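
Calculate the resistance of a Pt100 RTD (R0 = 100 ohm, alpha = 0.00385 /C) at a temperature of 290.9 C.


The RTD equation: Rt = R0 * (1 + alpha * T).
Rt = 100 * (1 + 0.00385 * 290.9)
Rt = 100 * (1 + 1.119965)
Rt = 100 * 2.119965
Rt = 211.996 ohm

211.996 ohm


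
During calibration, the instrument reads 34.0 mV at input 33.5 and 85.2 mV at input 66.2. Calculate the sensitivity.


Sensitivity = (y2 - y1) / (x2 - x1).
S = (85.2 - 34.0) / (66.2 - 33.5)
S = 51.2 / 32.7
S = 1.5657 mV/unit

1.5657 mV/unit


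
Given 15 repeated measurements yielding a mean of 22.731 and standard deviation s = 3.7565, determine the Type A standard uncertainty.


The standard uncertainty for Type A evaluation is u = s / sqrt(n).
u = 3.7565 / sqrt(15)
u = 3.7565 / 3.873
u = 0.9699

0.9699


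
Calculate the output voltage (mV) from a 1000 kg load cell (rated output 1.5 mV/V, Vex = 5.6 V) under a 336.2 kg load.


Vout = rated_output * Vex * (load / capacity).
Vout = 1.5 * 5.6 * (336.2 / 1000)
Vout = 1.5 * 5.6 * 0.3362
Vout = 2.824 mV

2.824 mV


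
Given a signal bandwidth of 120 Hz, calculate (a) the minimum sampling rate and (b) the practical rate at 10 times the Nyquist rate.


By Nyquist theorem, fs_min = 2 * fmax.
fs_min = 2 * 120 = 240 Hz
Practical rate = 10 * fs_min = 10 * 240 = 2400 Hz

fs_min = 240 Hz, fs_practical = 2400 Hz


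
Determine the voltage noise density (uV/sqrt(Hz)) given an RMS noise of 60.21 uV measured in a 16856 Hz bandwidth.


Noise spectral density = Vrms / sqrt(BW).
NSD = 60.21 / sqrt(16856)
NSD = 60.21 / 129.8307
NSD = 0.4638 uV/sqrt(Hz)

0.4638 uV/sqrt(Hz)


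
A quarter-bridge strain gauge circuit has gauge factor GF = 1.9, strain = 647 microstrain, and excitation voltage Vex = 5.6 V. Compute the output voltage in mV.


Quarter bridge output: Vout = (GF * epsilon * Vex) / 4.
Vout = (1.9 * 647e-6 * 5.6) / 4
Vout = 0.00688408 / 4 V
Vout = 0.00172102 V = 1.721 mV

1.721 mV


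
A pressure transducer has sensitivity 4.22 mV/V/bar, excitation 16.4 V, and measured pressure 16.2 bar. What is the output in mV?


Output = sensitivity * Vex * P.
Vout = 4.22 * 16.4 * 16.2
Vout = 69.208 * 16.2
Vout = 1121.17 mV

1121.17 mV


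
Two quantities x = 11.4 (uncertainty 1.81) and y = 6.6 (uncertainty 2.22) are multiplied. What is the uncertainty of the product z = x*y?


For a product z = x*y, the relative uncertainty is:
uz/z = sqrt((ux/x)^2 + (uy/y)^2)
Relative uncertainties: ux/x = 1.81/11.4 = 0.158772
uy/y = 2.22/6.6 = 0.336364
z = 11.4 * 6.6 = 75.2
uz = 75.2 * sqrt(0.158772^2 + 0.336364^2) = 27.986

27.986


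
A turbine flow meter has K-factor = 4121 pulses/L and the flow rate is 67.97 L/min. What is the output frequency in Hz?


Frequency = K * Q / 60 (converting L/min to L/s).
f = 4121 * 67.97 / 60
f = 280104.37 / 60
f = 4668.41 Hz

4668.41 Hz


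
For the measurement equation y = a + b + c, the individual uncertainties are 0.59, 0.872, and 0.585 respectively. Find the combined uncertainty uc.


For a sum of independent quantities, uc = sqrt(u1^2 + u2^2 + u3^2).
uc = sqrt(0.59^2 + 0.872^2 + 0.585^2)
uc = sqrt(0.3481 + 0.760384 + 0.342225)
uc = 1.2045

1.2045


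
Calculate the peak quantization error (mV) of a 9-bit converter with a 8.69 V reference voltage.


The maximum quantization error is +/- LSB/2.
LSB = Vref / 2^n = 8.69 / 512 = 0.01697266 V
Max error = LSB / 2 = 0.01697266 / 2 = 0.00848633 V
Max error = 8.4863 mV

8.4863 mV


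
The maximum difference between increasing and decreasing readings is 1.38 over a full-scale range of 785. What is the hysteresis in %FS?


Hysteresis = (max difference / full scale) * 100%.
H = (1.38 / 785) * 100
H = 0.176 %FS

0.176 %FS


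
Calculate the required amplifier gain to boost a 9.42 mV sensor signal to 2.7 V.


Gain = Vout / Vin (converting to same units).
G = 2.7 V / 9.42 mV
G = 2700.0 mV / 9.42 mV
G = 286.62

286.62


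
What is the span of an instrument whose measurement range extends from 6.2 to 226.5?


Span = upper range - lower range.
Span = 226.5 - (6.2)
Span = 220.3

220.3


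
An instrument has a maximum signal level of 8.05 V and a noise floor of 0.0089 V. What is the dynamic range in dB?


Dynamic range = 20 * log10(Vmax / Vnoise).
DR = 20 * log10(8.05 / 0.0089)
DR = 20 * log10(904.49)
DR = 59.13 dB

59.13 dB


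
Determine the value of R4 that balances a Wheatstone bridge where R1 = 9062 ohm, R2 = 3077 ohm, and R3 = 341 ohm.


At balance: R1*R4 = R2*R3, so R4 = R2*R3/R1.
R4 = 3077 * 341 / 9062
R4 = 1049257 / 9062
R4 = 115.79 ohm

115.79 ohm


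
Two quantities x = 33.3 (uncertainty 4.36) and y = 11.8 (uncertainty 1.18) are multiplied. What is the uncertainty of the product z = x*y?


For a product z = x*y, the relative uncertainty is:
uz/z = sqrt((ux/x)^2 + (uy/y)^2)
Relative uncertainties: ux/x = 4.36/33.3 = 0.130931
uy/y = 1.18/11.8 = 0.1
z = 33.3 * 11.8 = 392.9
uz = 392.9 * sqrt(0.130931^2 + 0.1^2) = 64.737

64.737


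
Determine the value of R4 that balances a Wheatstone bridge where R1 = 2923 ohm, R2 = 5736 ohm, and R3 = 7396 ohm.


At balance: R1*R4 = R2*R3, so R4 = R2*R3/R1.
R4 = 5736 * 7396 / 2923
R4 = 42423456 / 2923
R4 = 14513.67 ohm

14513.67 ohm


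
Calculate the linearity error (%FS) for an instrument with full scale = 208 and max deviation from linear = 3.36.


Linearity error = (max deviation / full scale) * 100%.
Linearity = (3.36 / 208) * 100
Linearity = 1.615 %FS

1.615 %FS


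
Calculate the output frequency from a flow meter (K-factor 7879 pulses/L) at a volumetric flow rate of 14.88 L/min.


Frequency = K * Q / 60 (converting L/min to L/s).
f = 7879 * 14.88 / 60
f = 117239.52 / 60
f = 1953.99 Hz

1953.99 Hz


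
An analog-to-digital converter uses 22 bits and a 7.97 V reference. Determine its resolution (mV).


The resolution (LSB) of an ADC is Vref / 2^n.
LSB = 7.97 / 2^22
LSB = 7.97 / 4194304
LSB = 1.9e-06 V = 0.0019002 mV

0.0019002 mV


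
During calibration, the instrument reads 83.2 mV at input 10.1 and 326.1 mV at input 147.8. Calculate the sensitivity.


Sensitivity = (y2 - y1) / (x2 - x1).
S = (326.1 - 83.2) / (147.8 - 10.1)
S = 242.9 / 137.7
S = 1.764 mV/unit

1.764 mV/unit


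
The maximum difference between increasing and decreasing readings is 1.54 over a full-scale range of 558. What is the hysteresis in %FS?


Hysteresis = (max difference / full scale) * 100%.
H = (1.54 / 558) * 100
H = 0.276 %FS

0.276 %FS


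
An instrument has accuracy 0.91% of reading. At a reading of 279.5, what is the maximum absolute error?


Absolute error = (accuracy% / 100) * reading.
Error = (0.91 / 100) * 279.5
Error = 0.0091 * 279.5
Error = 2.5434

2.5434


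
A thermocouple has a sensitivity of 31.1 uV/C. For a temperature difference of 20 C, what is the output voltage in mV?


The thermocouple output V = sensitivity * dT.
V = 31.1 uV/C * 20 C
V = 622.0 uV
V = 0.622 mV

0.622 mV


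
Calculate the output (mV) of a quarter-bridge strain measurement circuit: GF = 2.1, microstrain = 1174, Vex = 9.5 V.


Quarter bridge output: Vout = (GF * epsilon * Vex) / 4.
Vout = (2.1 * 1174e-6 * 9.5) / 4
Vout = 0.0234213 / 4 V
Vout = 0.00585532 V = 5.8553 mV

5.8553 mV


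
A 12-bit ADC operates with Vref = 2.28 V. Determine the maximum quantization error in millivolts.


The maximum quantization error is +/- LSB/2.
LSB = Vref / 2^n = 2.28 / 4096 = 0.00055664 V
Max error = LSB / 2 = 0.00055664 / 2 = 0.00027832 V
Max error = 0.2783 mV

0.2783 mV


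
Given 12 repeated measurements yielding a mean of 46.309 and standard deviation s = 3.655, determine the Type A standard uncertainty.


The standard uncertainty for Type A evaluation is u = s / sqrt(n).
u = 3.655 / sqrt(12)
u = 3.655 / 3.4641
u = 1.0551

1.0551


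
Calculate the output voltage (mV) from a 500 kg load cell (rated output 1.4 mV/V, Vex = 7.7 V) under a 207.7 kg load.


Vout = rated_output * Vex * (load / capacity).
Vout = 1.4 * 7.7 * (207.7 / 500)
Vout = 1.4 * 7.7 * 0.4154
Vout = 4.478 mV

4.478 mV


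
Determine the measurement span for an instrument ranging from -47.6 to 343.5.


Span = upper range - lower range.
Span = 343.5 - (-47.6)
Span = 391.1

391.1


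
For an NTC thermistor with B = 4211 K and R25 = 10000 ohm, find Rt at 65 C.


NTC thermistor equation: Rt = R25 * exp(B * (1/T - 1/T25)).
T in Kelvin: 338.15 K, T25 = 298.15 K
1/T - 1/T25 = 1/338.15 - 1/298.15 = -0.00039675
B * (1/T - 1/T25) = 4211 * -0.00039675 = -1.6707
Rt = 10000 * exp(-1.6707) = 1881.1 ohm

1881.1 ohm


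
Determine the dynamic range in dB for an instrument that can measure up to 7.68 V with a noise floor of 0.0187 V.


Dynamic range = 20 * log10(Vmax / Vnoise).
DR = 20 * log10(7.68 / 0.0187)
DR = 20 * log10(410.7)
DR = 52.27 dB

52.27 dB


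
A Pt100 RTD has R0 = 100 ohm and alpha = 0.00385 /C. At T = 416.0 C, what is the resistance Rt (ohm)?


The RTD equation: Rt = R0 * (1 + alpha * T).
Rt = 100 * (1 + 0.00385 * 416.0)
Rt = 100 * (1 + 1.6016)
Rt = 100 * 2.6016
Rt = 260.16 ohm

260.16 ohm


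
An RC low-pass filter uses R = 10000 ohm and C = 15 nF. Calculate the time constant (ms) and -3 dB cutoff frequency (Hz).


Time constant: tau = R * C.
tau = 10000 * 1.50e-08 = 0.00015 s
tau = 0.15 ms
Cutoff frequency: fc = 1 / (2*pi*R*C).
fc = 1 / (2*pi*0.00015) = 1061.03 Hz

tau = 0.15 ms, fc = 1061.03 Hz


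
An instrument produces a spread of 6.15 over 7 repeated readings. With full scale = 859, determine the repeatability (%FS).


Repeatability = (spread / full scale) * 100%.
R = (6.15 / 859) * 100
R = 0.716 %FS

0.716 %FS


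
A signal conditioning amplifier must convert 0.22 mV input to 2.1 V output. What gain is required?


Gain = Vout / Vin (converting to same units).
G = 2.1 V / 0.22 mV
G = 2100.0 mV / 0.22 mV
G = 9545.45

9545.45


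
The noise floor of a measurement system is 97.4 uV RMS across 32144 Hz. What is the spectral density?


Noise spectral density = Vrms / sqrt(BW).
NSD = 97.4 / sqrt(32144)
NSD = 97.4 / 179.2875
NSD = 0.5433 uV/sqrt(Hz)

0.5433 uV/sqrt(Hz)


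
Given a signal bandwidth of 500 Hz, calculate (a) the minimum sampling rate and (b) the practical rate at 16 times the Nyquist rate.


By Nyquist theorem, fs_min = 2 * fmax.
fs_min = 2 * 500 = 1000 Hz
Practical rate = 16 * fs_min = 16 * 1000 = 16000 Hz

fs_min = 1000 Hz, fs_practical = 16000 Hz


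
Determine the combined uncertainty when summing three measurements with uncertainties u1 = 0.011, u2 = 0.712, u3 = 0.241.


For a sum of independent quantities, uc = sqrt(u1^2 + u2^2 + u3^2).
uc = sqrt(0.011^2 + 0.712^2 + 0.241^2)
uc = sqrt(0.000121 + 0.506944 + 0.058081)
uc = 0.7518

0.7518


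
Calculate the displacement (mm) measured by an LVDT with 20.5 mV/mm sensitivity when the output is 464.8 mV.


Displacement = Vout / sensitivity.
d = 464.8 / 20.5
d = 22.673 mm

22.673 mm


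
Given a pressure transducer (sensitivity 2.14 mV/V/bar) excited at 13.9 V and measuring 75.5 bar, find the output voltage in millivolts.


Output = sensitivity * Vex * P.
Vout = 2.14 * 13.9 * 75.5
Vout = 29.746 * 75.5
Vout = 2245.82 mV

2245.82 mV


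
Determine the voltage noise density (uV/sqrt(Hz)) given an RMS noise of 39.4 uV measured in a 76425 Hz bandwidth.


Noise spectral density = Vrms / sqrt(BW).
NSD = 39.4 / sqrt(76425)
NSD = 39.4 / 276.4507
NSD = 0.1425 uV/sqrt(Hz)

0.1425 uV/sqrt(Hz)


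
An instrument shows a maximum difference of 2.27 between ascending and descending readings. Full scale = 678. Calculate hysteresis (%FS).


Hysteresis = (max difference / full scale) * 100%.
H = (2.27 / 678) * 100
H = 0.335 %FS

0.335 %FS


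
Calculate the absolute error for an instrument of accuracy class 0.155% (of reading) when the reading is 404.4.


Absolute error = (accuracy% / 100) * reading.
Error = (0.155 / 100) * 404.4
Error = 0.00155 * 404.4
Error = 0.6268

0.6268


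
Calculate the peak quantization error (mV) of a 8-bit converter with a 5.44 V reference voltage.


The maximum quantization error is +/- LSB/2.
LSB = Vref / 2^n = 5.44 / 256 = 0.02125 V
Max error = LSB / 2 = 0.02125 / 2 = 0.010625 V
Max error = 10.625 mV

10.625 mV


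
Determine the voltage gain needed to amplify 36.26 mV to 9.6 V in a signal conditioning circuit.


Gain = Vout / Vin (converting to same units).
G = 9.6 V / 36.26 mV
G = 9600.0 mV / 36.26 mV
G = 264.75

264.75


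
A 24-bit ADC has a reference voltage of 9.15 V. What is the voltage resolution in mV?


The resolution (LSB) of an ADC is Vref / 2^n.
LSB = 9.15 / 2^24
LSB = 9.15 / 16777216
LSB = 5.5e-07 V = 0.00054538 mV

0.00054538 mV


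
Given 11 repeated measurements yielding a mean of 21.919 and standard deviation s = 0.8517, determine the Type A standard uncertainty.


The standard uncertainty for Type A evaluation is u = s / sqrt(n).
u = 0.8517 / sqrt(11)
u = 0.8517 / 3.3166
u = 0.2568

0.2568


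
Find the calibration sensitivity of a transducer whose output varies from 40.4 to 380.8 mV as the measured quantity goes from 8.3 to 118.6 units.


Sensitivity = (y2 - y1) / (x2 - x1).
S = (380.8 - 40.4) / (118.6 - 8.3)
S = 340.4 / 110.3
S = 3.0861 mV/unit

3.0861 mV/unit


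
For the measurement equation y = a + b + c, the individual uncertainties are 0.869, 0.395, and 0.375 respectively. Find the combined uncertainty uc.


For a sum of independent quantities, uc = sqrt(u1^2 + u2^2 + u3^2).
uc = sqrt(0.869^2 + 0.395^2 + 0.375^2)
uc = sqrt(0.755161 + 0.156025 + 0.140625)
uc = 1.0256

1.0256


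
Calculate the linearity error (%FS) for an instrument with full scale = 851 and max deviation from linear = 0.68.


Linearity error = (max deviation / full scale) * 100%.
Linearity = (0.68 / 851) * 100
Linearity = 0.08 %FS

0.08 %FS


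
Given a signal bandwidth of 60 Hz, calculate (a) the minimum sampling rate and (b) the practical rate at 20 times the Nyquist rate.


By Nyquist theorem, fs_min = 2 * fmax.
fs_min = 2 * 60 = 120 Hz
Practical rate = 20 * fs_min = 20 * 120 = 2400 Hz

fs_min = 120 Hz, fs_practical = 2400 Hz


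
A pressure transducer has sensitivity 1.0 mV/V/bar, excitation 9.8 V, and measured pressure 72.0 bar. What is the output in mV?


Output = sensitivity * Vex * P.
Vout = 1.0 * 9.8 * 72.0
Vout = 9.8 * 72.0
Vout = 705.6 mV

705.6 mV


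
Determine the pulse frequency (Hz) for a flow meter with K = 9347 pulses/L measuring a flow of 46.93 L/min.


Frequency = K * Q / 60 (converting L/min to L/s).
f = 9347 * 46.93 / 60
f = 438654.71 / 60
f = 7310.91 Hz

7310.91 Hz


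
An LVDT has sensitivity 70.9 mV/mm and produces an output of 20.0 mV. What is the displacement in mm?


Displacement = Vout / sensitivity.
d = 20.0 / 70.9
d = 0.282 mm

0.282 mm


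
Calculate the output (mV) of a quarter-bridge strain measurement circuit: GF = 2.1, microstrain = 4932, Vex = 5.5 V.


Quarter bridge output: Vout = (GF * epsilon * Vex) / 4.
Vout = (2.1 * 4932e-6 * 5.5) / 4
Vout = 0.0569646 / 4 V
Vout = 0.01424115 V = 14.2412 mV

14.2412 mV


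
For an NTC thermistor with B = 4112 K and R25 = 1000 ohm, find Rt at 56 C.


NTC thermistor equation: Rt = R25 * exp(B * (1/T - 1/T25)).
T in Kelvin: 329.15 K, T25 = 298.15 K
1/T - 1/T25 = 1/329.15 - 1/298.15 = -0.00031589
B * (1/T - 1/T25) = 4112 * -0.00031589 = -1.2989
Rt = 1000 * exp(-1.2989) = 272.8 ohm

272.8 ohm


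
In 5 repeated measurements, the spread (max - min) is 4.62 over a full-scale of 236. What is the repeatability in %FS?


Repeatability = (spread / full scale) * 100%.
R = (4.62 / 236) * 100
R = 1.958 %FS

1.958 %FS


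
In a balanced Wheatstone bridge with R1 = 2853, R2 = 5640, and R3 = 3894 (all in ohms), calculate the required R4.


At balance: R1*R4 = R2*R3, so R4 = R2*R3/R1.
R4 = 5640 * 3894 / 2853
R4 = 21962160 / 2853
R4 = 7697.92 ohm

7697.92 ohm


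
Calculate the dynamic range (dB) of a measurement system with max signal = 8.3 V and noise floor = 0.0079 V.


Dynamic range = 20 * log10(Vmax / Vnoise).
DR = 20 * log10(8.3 / 0.0079)
DR = 20 * log10(1050.63)
DR = 60.43 dB

60.43 dB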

------------------------------------------------------------

# Exercise brief
Extract every line from the one containing "Vex = 5.5 V." through the last line of the data, inclusive, exactly as written.

# Written solution
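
Calculate the output (mV) of a quarter-bridge strain measurement circuit: GF = 2.1, microstrain = 4932, Vex = 5.5 V.


Quarter bridge output: Vout = (GF * epsilon * Vex) / 4.
Vout = (2.1 * 4932e-6 * 5.5) / 4
Vout = 0.0569646 / 4 V
Vout = 0.01424115 V = 14.2412 mV

14.2412 mV


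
For an NTC thermistor with B = 4112 K and R25 = 1000 ohm, find Rt at 56 C.


NTC thermistor equation: Rt = R25 * exp(B * (1/T - 1/T25)).
T in Kelvin: 329.15 K, T25 = 298.15 K
1/T - 1/T25 = 1/329.15 - 1/298.15 = -0.00031589
B * (1/T - 1/T25) = 4112 * -0.00031589 = -1.2989
Rt = 1000 * exp(-1.2989) = 272.8 ohm

272.8 ohm


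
In 5 repeated measurements, the spread (max - min) is 4.62 over a full-scale of 236. What is the repeatability in %FS?


Repeatability = (spread / full scale) * 100%.
R = (4.62 / 236) * 100
R = 1.958 %FS

1.958 %FS


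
In a balanced Wheatstone bridge with R1 = 2853, R2 = 5640, and R3 = 3894 (all in ohms), calculate the required R4.


At balance: R1*R4 = R2*R3, so R4 = R2*R3/R1.
R4 = 5640 * 3894 / 2853
R4 = 21962160 / 2853
R4 = 7697.92 ohm

7697.92 ohm


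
Calculate the dynamic range (dB) of a measurement system with max signal = 8.3 V and noise floor = 0.0079 V.


Dynamic range = 20 * log10(Vmax / Vnoise).
DR = 20 * log10(8.3 / 0.0079)
DR = 20 * log10(1050.63)
DR = 60.43 dB

60.43 dB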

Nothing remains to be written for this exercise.